What is needed ->
Go through the records and report each line in which the word "Stage" occurs.

Saved entries ->
▼▼▼
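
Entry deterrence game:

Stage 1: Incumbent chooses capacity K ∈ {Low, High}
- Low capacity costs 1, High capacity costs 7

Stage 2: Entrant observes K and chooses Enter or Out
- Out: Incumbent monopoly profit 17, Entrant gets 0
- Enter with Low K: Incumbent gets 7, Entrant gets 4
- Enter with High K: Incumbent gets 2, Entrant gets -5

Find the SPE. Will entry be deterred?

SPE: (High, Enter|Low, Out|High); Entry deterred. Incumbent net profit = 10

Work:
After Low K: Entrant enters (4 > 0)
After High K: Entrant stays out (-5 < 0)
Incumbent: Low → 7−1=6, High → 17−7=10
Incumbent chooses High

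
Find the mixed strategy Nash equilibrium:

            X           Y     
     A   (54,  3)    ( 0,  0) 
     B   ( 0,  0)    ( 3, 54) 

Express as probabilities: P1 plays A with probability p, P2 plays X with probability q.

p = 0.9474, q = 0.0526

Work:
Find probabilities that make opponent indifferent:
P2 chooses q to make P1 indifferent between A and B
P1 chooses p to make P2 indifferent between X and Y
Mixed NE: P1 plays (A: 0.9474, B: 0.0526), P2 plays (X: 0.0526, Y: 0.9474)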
▲▲▲
▼▼▼
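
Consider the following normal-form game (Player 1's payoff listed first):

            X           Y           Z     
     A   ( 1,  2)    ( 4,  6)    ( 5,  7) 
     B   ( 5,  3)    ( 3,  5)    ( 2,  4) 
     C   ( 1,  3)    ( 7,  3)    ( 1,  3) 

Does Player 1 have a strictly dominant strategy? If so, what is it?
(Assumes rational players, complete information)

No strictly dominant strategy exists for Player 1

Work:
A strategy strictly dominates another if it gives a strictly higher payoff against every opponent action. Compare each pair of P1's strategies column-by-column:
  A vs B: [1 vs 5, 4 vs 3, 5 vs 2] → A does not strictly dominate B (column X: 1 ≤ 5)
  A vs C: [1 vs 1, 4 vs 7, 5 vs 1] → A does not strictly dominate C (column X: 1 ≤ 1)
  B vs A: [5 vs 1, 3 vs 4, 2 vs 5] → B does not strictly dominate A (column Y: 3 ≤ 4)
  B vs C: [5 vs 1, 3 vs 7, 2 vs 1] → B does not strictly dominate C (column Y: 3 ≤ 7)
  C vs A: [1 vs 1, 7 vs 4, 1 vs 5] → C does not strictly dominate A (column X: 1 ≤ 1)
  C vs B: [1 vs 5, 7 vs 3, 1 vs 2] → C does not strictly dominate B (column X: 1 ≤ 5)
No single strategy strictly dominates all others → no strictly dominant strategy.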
▲▲▲
Output ->
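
Stage 1: Incumbent chooses capacity K ∈ {Low, High}
Stage 2: Entrant observes K and chooses Enter or Out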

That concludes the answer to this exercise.